Saved data entries
- - - -

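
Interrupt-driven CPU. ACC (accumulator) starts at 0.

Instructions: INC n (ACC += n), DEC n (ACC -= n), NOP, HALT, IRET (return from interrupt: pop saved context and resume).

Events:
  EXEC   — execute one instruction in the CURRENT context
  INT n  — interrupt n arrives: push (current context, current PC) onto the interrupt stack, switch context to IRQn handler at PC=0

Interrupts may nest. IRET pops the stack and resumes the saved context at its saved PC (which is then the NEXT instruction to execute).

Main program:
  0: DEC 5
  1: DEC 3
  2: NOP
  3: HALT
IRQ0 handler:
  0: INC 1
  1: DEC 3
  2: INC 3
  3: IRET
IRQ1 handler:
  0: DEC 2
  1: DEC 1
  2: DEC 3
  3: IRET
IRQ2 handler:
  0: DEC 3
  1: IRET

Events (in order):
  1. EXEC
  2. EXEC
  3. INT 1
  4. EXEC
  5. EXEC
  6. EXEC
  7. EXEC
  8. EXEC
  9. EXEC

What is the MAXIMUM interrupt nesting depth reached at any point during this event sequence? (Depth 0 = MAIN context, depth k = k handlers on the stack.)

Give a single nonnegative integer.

Event 1 (EXEC): [MAIN] PC=0: DEC 5 -> ACC=-5 [depth=0]
Event 2 (EXEC): [MAIN] PC=1: DEC 3 -> ACC=-8 [depth=0]
Event 3 (INT 1): INT 1 arrives: push (MAIN, PC=2), enter IRQ1 at PC=0 (depth now 1) [depth=1]
Event 4 (EXEC): [IRQ1] PC=0: DEC 2 -> ACC=-10 [depth=1]
Event 5 (EXEC): [IRQ1] PC=1: DEC 1 -> ACC=-11 [depth=1]
Event 6 (EXEC): [IRQ1] PC=2: DEC 3 -> ACC=-14 [depth=1]
Event 7 (EXEC): [IRQ1] PC=3: IRET -> resume MAIN at PC=2 (depth now 0) [depth=0]
Event 8 (EXEC): [MAIN] PC=2: NOP [depth=0]
Event 9 (EXEC): [MAIN] PC=3: HALT [depth=0]
Max depth observed: 1

Answer: 1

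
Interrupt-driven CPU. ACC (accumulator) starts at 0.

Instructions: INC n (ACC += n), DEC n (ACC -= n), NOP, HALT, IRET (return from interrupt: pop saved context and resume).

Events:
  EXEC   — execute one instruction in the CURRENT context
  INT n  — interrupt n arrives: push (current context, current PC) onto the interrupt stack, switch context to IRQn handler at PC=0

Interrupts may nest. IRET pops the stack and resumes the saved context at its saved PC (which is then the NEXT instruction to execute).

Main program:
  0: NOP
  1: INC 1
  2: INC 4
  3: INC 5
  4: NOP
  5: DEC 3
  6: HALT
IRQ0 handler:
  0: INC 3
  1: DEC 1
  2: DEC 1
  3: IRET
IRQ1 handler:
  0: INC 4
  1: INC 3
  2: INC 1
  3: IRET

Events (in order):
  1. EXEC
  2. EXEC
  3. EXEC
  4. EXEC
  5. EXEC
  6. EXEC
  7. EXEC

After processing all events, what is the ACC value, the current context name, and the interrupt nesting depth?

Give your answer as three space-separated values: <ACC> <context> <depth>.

Answer: 7 MAIN 0

Derivation:
Event 1 (EXEC): [MAIN] PC=0: NOP
Event 2 (EXEC): [MAIN] PC=1: INC 1 -> ACC=1
Event 3 (EXEC): [MAIN] PC=2: INC 4 -> ACC=5
Event 4 (EXEC): [MAIN] PC=3: INC 5 -> ACC=10
Event 5 (EXEC): [MAIN] PC=4: NOP
Event 6 (EXEC): [MAIN] PC=5: DEC 3 -> ACC=7
Event 7 (EXEC): [MAIN] PC=6: HALT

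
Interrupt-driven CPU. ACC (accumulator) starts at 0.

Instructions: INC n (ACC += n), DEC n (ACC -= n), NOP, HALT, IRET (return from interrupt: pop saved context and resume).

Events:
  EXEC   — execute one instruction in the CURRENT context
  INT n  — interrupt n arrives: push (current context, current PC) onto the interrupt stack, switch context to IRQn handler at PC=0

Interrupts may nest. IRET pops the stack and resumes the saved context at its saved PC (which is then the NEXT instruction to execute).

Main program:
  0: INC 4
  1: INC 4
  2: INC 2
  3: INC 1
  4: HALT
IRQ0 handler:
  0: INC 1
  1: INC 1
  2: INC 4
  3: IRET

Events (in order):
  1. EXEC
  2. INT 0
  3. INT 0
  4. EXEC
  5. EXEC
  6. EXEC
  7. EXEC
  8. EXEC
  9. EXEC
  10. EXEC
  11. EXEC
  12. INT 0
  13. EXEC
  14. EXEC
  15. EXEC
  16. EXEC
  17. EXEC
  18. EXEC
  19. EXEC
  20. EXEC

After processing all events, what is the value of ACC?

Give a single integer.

Event 1 (EXEC): [MAIN] PC=0: INC 4 -> ACC=4
Event 2 (INT 0): INT 0 arrives: push (MAIN, PC=1), enter IRQ0 at PC=0 (depth now 1)
Event 3 (INT 0): INT 0 arrives: push (IRQ0, PC=0), enter IRQ0 at PC=0 (depth now 2)
Event 4 (EXEC): [IRQ0] PC=0: INC 1 -> ACC=5
Event 5 (EXEC): [IRQ0] PC=1: INC 1 -> ACC=6
Event 6 (EXEC): [IRQ0] PC=2: INC 4 -> ACC=10
Event 7 (EXEC): [IRQ0] PC=3: IRET -> resume IRQ0 at PC=0 (depth now 1)
Event 8 (EXEC): [IRQ0] PC=0: INC 1 -> ACC=11
Event 9 (EXEC): [IRQ0] PC=1: INC 1 -> ACC=12
Event 10 (EXEC): [IRQ0] PC=2: INC 4 -> ACC=16
Event 11 (EXEC): [IRQ0] PC=3: IRET -> resume MAIN at PC=1 (depth now 0)
Event 12 (INT 0): INT 0 arrives: push (MAIN, PC=1), enter IRQ0 at PC=0 (depth now 1)
Event 13 (EXEC): [IRQ0] PC=0: INC 1 -> ACC=17
Event 14 (EXEC): [IRQ0] PC=1: INC 1 -> ACC=18
Event 15 (EXEC): [IRQ0] PC=2: INC 4 -> ACC=22
Event 16 (EXEC): [IRQ0] PC=3: IRET -> resume MAIN at PC=1 (depth now 0)
Event 17 (EXEC): [MAIN] PC=1: INC 4 -> ACC=26
Event 18 (EXEC): [MAIN] PC=2: INC 2 -> ACC=28
Event 19 (EXEC): [MAIN] PC=3: INC 1 -> ACC=29
Event 20 (EXEC): [MAIN] PC=4: HALT

Answer: 29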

- - - -

## What to work on
Once the records are read, print each of them exactly as written.

## Output of the task
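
Interrupt-driven CPU. ACC (accumulator) starts at 0.

Instructions: INC n (ACC += n), DEC n (ACC -= n), NOP, HALT, IRET (return from interrupt: pop saved context and resume).

Events:
  EXEC   — execute one instruction in the CURRENT context
  INT n  — interrupt n arrives: push (current context, current PC) onto the interrupt stack, switch context to IRQn handler at PC=0

Interrupts may nest. IRET pops the stack and resumes the saved context at its saved PC (which is then the NEXT instruction to execute).

Main program:
  0: DEC 5
  1: DEC 3
  2: NOP
  3: HALT
IRQ0 handler:
  0: INC 1
  1: DEC 3
  2: INC 3
  3: IRET
IRQ1 handler:
  0: DEC 2
  1: DEC 1
  2: DEC 3
  3: IRET
IRQ2 handler:
  0: DEC 3
  1: IRET

Events (in order):
  1. EXEC
  2. EXEC
  3. INT 1
  4. EXEC
  5. EXEC
  6. EXEC
  7. EXEC
  8. EXEC
  9. EXEC

What is the MAXIMUM interrupt nesting depth reached at any point during this event sequence? (Depth 0 = MAIN context, depth k = k handlers on the stack.)

Give a single nonnegative integer.

Event 1 (EXEC): [MAIN] PC=0: DEC 5 -> ACC=-5 [depth=0]
Event 2 (EXEC): [MAIN] PC=1: DEC 3 -> ACC=-8 [depth=0]
Event 3 (INT 1): INT 1 arrives: push (MAIN, PC=2), enter IRQ1 at PC=0 (depth now 1) [depth=1]
Event 4 (EXEC): [IRQ1] PC=0: DEC 2 -> ACC=-10 [depth=1]
Event 5 (EXEC): [IRQ1] PC=1: DEC 1 -> ACC=-11 [depth=1]
Event 6 (EXEC): [IRQ1] PC=2: DEC 3 -> ACC=-14 [depth=1]
Event 7 (EXEC): [IRQ1] PC=3: IRET -> resume MAIN at PC=2 (depth now 0) [depth=0]
Event 8 (EXEC): [MAIN] PC=2: NOP [depth=0]
Event 9 (EXEC): [MAIN] PC=3: HALT [depth=0]
Max depth observed: 1

Answer: 1

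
Interrupt-driven CPU. ACC (accumulator) starts at 0.

Instructions: INC n (ACC += n), DEC n (ACC -= n), NOP, HALT, IRET (return from interrupt: pop saved context and resume).

Events:
  EXEC   — execute one instruction in the CURRENT context
  INT n  — interrupt n arrives: push (current context, current PC) onto the interrupt stack, switch context to IRQn handler at PC=0

Interrupts may nest. IRET pops the stack and resumes the saved context at its saved PC (which is then the NEXT instruction to execute).

Main program:
  0: NOP
  1: INC 1
  2: INC 4
  3: INC 5
  4: NOP
  5: DEC 3
  6: HALT
IRQ0 handler:
  0: INC 3
  1: DEC 1
  2: DEC 1
  3: IRET
IRQ1 handler:
  0: INC 4
  1: INC 3
  2: INC 1
  3: IRET

Events (in order):
  1. EXEC
  2. EXEC
  3. EXEC
  4. EXEC
  5. EXEC
  6. EXEC
  7. EXEC

After processing all events, what is the ACC value, the current context name, and the interrupt nesting depth?

Give your answer as three space-separated values: <ACC> <context> <depth>.

Answer: 7 MAIN 0

Derivation:
Event 1 (EXEC): [MAIN] PC=0: NOP
Event 2 (EXEC): [MAIN] PC=1: INC 1 -> ACC=1
Event 3 (EXEC): [MAIN] PC=2: INC 4 -> ACC=5
Event 4 (EXEC): [MAIN] PC=3: INC 5 -> ACC=10
Event 5 (EXEC): [MAIN] PC=4: NOP
Event 6 (EXEC): [MAIN] PC=5: DEC 3 -> ACC=7
Event 7 (EXEC): [MAIN] PC=6: HALT

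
Interrupt-driven CPU. ACC (accumulator) starts at 0.

Instructions: INC n (ACC += n), DEC n (ACC -= n), NOP, HALT, IRET (return from interrupt: pop saved context and resume).

Events:
  EXEC   — execute one instruction in the CURRENT context
  INT n  — interrupt n arrives: push (current context, current PC) onto the interrupt stack, switch context to IRQn handler at PC=0

Interrupts may nest. IRET pops the stack and resumes the saved context at its saved PC (which is then the NEXT instruction to execute).

Main program:
  0: INC 4
  1: INC 4
  2: INC 2
  3: INC 1
  4: HALT
IRQ0 handler:
  0: INC 1
  1: INC 1
  2: INC 4
  3: IRET

Events (in order):
  1. EXEC
  2. INT 0
  3. INT 0
  4. EXEC
  5. EXEC
  6. EXEC
  7. EXEC
  8. EXEC
  9. EXEC
  10. EXEC
  11. EXEC
  12. INT 0
  13. EXEC
  14. EXEC
  15. EXEC
  16. EXEC
  17. EXEC
  18. EXEC
  19. EXEC
  20. EXEC

After processing all events, what is the value of ACC?

Give a single integer.

Event 1 (EXEC): [MAIN] PC=0: INC 4 -> ACC=4
Event 2 (INT 0): INT 0 arrives: push (MAIN, PC=1), enter IRQ0 at PC=0 (depth now 1)
Event 3 (INT 0): INT 0 arrives: push (IRQ0, PC=0), enter IRQ0 at PC=0 (depth now 2)
Event 4 (EXEC): [IRQ0] PC=0: INC 1 -> ACC=5
Event 5 (EXEC): [IRQ0] PC=1: INC 1 -> ACC=6
Event 6 (EXEC): [IRQ0] PC=2: INC 4 -> ACC=10
Event 7 (EXEC): [IRQ0] PC=3: IRET -> resume IRQ0 at PC=0 (depth now 1)
Event 8 (EXEC): [IRQ0] PC=0: INC 1 -> ACC=11
Event 9 (EXEC): [IRQ0] PC=1: INC 1 -> ACC=12
Event 10 (EXEC): [IRQ0] PC=2: INC 4 -> ACC=16
Event 11 (EXEC): [IRQ0] PC=3: IRET -> resume MAIN at PC=1 (depth now 0)
Event 12 (INT 0): INT 0 arrives: push (MAIN, PC=1), enter IRQ0 at PC=0 (depth now 1)
Event 13 (EXEC): [IRQ0] PC=0: INC 1 -> ACC=17
Event 14 (EXEC): [IRQ0] PC=1: INC 1 -> ACC=18
Event 15 (EXEC): [IRQ0] PC=2: INC 4 -> ACC=22
Event 16 (EXEC): [IRQ0] PC=3: IRET -> resume MAIN at PC=1 (depth now 0)
Event 17 (EXEC): [MAIN] PC=1: INC 4 -> ACC=26
Event 18 (EXEC): [MAIN] PC=2: INC 2 -> ACC=28
Event 19 (EXEC): [MAIN] PC=3: INC 1 -> ACC=29
Event 20 (EXEC): [MAIN] PC=4: HALT

Answer: 29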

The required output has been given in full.